▸ **Task**: Whenever "below" appears in a line, please copy that line from the data.

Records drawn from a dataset
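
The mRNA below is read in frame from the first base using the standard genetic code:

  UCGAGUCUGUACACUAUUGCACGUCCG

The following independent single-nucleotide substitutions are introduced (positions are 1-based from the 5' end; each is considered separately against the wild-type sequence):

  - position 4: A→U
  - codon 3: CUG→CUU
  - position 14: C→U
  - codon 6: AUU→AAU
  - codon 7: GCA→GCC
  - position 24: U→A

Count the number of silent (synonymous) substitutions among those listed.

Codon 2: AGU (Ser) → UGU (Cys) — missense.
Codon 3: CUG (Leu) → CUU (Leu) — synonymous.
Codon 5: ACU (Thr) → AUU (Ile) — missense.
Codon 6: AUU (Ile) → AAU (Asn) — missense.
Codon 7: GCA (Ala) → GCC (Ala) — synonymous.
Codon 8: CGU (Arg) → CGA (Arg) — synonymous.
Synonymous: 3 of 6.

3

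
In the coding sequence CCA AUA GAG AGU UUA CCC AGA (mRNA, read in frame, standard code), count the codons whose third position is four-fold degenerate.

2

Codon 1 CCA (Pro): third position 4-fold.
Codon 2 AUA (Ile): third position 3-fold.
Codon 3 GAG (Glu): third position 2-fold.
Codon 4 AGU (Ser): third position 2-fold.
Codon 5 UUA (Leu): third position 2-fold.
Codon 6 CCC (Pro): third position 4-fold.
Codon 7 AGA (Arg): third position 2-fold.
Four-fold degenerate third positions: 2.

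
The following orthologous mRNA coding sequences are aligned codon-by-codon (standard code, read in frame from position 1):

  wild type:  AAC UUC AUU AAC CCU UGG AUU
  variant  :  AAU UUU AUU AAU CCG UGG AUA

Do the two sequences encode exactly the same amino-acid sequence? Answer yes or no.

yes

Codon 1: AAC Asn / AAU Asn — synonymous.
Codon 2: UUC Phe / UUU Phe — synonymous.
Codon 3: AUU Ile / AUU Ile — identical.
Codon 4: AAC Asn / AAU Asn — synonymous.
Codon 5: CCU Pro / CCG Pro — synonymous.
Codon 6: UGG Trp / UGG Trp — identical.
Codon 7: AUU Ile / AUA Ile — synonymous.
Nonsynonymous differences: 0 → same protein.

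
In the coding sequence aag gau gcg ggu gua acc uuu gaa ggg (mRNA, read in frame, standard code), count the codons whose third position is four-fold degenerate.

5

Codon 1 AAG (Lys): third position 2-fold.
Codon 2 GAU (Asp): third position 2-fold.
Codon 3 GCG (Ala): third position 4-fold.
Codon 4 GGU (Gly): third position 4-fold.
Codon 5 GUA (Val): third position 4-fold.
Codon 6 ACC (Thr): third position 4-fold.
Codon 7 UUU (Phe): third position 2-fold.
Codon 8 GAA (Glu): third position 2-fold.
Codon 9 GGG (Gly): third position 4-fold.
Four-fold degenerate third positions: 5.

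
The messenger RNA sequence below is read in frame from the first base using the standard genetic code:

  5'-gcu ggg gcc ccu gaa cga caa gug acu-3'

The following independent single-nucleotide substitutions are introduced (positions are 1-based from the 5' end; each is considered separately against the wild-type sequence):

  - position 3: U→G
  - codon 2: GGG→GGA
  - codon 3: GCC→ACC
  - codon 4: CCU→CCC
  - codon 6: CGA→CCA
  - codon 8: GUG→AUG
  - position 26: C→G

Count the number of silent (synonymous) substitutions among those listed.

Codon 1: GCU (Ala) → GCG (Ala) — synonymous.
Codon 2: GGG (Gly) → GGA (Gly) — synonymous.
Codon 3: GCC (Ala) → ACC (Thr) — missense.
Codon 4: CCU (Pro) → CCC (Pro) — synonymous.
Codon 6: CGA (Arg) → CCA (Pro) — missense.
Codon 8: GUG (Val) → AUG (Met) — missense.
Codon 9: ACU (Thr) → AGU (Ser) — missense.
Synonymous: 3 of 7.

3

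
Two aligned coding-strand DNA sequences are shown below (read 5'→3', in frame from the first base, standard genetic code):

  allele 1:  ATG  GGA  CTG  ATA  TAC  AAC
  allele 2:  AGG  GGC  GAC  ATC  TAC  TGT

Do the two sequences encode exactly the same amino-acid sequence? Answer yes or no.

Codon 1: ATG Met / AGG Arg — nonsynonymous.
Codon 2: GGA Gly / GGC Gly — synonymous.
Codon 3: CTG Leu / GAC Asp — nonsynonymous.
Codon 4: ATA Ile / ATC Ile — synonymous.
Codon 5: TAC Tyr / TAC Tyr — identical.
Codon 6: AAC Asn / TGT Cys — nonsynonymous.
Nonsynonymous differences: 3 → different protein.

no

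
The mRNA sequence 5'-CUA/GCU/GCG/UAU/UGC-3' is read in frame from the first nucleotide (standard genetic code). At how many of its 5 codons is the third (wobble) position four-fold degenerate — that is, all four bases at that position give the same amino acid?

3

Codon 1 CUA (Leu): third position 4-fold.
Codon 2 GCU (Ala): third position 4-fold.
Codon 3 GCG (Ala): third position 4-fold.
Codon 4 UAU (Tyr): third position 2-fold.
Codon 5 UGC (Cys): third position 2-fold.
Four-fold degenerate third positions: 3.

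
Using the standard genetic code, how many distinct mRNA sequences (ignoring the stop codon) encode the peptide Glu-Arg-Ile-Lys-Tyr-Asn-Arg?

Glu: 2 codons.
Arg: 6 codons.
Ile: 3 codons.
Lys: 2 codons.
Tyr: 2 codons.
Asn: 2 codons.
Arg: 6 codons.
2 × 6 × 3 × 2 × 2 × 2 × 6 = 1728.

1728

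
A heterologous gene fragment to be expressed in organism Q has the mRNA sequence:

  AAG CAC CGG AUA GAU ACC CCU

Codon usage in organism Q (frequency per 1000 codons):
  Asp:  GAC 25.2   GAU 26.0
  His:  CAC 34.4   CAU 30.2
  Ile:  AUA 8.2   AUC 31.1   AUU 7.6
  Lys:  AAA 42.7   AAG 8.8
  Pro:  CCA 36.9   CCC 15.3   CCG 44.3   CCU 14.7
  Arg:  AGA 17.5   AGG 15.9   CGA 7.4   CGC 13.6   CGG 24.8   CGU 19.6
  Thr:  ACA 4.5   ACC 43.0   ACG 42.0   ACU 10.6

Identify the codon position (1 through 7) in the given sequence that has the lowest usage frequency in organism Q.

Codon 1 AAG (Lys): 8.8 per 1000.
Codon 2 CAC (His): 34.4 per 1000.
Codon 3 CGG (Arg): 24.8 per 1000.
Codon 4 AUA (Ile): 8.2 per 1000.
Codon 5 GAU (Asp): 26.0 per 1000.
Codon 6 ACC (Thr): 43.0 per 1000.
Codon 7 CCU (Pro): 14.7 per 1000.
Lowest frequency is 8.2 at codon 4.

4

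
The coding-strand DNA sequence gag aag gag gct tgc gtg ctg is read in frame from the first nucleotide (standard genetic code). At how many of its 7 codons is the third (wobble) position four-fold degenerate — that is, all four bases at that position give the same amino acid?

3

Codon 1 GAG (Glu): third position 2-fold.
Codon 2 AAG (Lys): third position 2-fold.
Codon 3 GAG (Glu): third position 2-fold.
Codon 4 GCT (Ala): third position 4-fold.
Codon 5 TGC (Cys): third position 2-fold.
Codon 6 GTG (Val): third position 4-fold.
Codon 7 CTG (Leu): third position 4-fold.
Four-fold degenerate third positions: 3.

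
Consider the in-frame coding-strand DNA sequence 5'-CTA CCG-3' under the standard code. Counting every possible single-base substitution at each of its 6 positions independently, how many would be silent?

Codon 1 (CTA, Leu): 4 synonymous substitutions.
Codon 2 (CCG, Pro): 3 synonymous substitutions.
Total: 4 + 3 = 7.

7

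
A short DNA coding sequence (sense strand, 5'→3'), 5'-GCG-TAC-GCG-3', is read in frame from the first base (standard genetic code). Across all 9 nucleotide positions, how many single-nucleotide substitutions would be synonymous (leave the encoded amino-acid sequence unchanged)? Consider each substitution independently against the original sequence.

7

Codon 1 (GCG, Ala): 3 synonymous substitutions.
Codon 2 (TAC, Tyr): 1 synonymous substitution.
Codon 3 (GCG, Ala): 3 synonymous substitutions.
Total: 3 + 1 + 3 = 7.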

...

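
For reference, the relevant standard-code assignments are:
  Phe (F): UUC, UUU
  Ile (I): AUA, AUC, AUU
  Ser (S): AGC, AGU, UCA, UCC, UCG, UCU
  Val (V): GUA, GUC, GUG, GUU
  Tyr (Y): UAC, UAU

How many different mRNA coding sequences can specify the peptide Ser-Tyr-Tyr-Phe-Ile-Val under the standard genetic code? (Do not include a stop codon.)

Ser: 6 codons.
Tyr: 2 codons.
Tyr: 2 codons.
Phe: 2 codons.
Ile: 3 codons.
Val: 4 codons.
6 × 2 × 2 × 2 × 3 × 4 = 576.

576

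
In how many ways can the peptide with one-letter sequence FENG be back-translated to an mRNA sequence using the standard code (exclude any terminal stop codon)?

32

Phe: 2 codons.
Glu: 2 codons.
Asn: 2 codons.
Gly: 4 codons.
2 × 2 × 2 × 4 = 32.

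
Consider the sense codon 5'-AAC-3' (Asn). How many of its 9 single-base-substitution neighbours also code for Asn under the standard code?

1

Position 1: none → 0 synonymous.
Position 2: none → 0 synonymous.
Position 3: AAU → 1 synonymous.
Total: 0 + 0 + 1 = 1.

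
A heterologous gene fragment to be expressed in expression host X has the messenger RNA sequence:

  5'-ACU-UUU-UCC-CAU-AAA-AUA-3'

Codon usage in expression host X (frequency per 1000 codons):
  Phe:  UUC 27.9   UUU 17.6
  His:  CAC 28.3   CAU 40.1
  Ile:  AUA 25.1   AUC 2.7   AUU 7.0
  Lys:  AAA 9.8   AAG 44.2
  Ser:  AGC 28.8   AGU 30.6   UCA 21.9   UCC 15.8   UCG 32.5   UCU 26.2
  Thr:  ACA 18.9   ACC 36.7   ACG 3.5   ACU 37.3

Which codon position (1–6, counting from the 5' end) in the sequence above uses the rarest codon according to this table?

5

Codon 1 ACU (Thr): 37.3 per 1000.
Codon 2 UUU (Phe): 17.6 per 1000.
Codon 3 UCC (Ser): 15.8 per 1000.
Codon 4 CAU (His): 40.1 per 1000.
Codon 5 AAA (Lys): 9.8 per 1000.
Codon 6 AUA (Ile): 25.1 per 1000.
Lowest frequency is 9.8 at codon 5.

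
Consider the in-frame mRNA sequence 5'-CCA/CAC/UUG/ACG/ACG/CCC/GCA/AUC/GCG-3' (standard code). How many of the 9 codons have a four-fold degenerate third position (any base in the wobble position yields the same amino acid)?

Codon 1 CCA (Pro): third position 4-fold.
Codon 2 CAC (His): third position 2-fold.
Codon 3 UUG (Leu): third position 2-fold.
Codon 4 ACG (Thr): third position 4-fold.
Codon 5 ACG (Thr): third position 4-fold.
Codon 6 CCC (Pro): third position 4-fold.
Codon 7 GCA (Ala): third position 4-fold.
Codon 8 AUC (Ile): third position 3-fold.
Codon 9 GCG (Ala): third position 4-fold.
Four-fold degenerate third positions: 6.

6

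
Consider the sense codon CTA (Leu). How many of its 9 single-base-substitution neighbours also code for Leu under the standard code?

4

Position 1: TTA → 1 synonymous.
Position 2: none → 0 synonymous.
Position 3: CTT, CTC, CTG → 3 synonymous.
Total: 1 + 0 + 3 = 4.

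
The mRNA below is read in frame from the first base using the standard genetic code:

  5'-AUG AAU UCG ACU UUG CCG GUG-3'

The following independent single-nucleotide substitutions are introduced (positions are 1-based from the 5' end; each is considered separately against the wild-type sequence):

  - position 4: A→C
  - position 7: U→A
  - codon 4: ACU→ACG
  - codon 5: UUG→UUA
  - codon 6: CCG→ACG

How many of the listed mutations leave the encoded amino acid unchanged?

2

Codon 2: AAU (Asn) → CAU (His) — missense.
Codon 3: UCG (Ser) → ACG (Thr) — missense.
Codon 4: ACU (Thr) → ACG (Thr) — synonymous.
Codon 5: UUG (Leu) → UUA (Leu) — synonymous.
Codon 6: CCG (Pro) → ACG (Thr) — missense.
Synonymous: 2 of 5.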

---

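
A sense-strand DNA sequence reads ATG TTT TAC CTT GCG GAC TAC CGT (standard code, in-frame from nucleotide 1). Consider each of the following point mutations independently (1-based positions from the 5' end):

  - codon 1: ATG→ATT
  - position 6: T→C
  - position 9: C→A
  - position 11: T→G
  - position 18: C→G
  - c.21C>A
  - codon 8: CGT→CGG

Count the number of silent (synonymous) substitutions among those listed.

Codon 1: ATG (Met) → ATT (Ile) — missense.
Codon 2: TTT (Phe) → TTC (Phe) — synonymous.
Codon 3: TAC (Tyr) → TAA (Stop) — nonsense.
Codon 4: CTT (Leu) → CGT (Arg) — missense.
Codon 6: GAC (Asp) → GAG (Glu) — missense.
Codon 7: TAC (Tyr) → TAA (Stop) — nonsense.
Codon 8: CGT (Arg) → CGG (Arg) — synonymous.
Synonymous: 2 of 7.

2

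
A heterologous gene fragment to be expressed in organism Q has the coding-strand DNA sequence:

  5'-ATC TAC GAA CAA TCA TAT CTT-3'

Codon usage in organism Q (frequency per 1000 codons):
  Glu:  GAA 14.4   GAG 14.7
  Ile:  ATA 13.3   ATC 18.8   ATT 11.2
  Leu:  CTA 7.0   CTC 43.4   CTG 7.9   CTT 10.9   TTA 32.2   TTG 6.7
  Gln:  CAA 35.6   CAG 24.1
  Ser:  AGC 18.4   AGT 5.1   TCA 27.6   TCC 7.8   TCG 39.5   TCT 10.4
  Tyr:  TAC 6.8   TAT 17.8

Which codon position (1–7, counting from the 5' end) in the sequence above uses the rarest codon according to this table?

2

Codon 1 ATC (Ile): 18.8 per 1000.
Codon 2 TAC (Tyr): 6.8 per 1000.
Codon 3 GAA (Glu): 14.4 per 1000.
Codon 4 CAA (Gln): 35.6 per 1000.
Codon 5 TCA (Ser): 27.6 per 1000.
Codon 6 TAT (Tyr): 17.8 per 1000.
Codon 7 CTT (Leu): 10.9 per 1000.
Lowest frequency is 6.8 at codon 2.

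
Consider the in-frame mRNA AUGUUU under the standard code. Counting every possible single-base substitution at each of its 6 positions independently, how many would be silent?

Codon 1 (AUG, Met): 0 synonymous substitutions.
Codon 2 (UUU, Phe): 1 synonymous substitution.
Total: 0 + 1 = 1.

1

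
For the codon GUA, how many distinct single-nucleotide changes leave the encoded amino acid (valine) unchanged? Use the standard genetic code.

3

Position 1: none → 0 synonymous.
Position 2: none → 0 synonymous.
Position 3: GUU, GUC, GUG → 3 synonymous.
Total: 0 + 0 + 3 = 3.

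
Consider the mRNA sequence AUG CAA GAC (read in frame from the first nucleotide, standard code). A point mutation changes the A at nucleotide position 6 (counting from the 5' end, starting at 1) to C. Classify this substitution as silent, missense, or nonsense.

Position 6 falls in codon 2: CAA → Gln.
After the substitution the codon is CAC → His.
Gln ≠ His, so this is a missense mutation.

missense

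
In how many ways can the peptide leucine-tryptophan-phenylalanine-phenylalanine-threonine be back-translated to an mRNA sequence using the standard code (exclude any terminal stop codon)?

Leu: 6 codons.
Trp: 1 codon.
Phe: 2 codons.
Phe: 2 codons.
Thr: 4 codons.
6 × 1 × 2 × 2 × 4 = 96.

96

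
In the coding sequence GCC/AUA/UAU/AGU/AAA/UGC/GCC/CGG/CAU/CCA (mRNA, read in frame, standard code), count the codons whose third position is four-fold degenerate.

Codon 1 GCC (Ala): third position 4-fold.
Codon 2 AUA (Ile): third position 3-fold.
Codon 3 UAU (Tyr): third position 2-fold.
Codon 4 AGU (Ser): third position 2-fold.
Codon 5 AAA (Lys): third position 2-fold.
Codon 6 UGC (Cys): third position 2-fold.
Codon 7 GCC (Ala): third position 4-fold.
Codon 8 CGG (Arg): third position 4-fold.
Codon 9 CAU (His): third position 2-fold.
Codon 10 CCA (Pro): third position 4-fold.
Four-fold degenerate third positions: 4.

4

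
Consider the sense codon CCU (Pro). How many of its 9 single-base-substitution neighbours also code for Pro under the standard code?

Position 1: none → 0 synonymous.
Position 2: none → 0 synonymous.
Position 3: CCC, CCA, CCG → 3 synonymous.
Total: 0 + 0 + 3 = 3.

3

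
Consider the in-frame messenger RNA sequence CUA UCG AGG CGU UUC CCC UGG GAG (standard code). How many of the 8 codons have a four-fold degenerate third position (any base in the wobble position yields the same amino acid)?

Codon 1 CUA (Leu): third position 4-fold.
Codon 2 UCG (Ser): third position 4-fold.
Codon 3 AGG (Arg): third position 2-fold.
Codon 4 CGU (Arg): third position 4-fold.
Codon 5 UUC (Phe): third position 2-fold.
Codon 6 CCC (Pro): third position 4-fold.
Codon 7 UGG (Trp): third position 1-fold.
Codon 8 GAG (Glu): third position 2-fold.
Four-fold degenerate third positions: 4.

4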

▸ **Written response**:
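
The mRNA below is read in frame from the first base using the standard genetic code:
The messenger RNA sequence below is read in frame from the first base using the standard genetic code:
Two aligned coding-strand DNA sequences are shown below (read 5'→3', in frame from the first base, standard genetic code):
The mRNA below is read in frame from the first base using the standard genetic code: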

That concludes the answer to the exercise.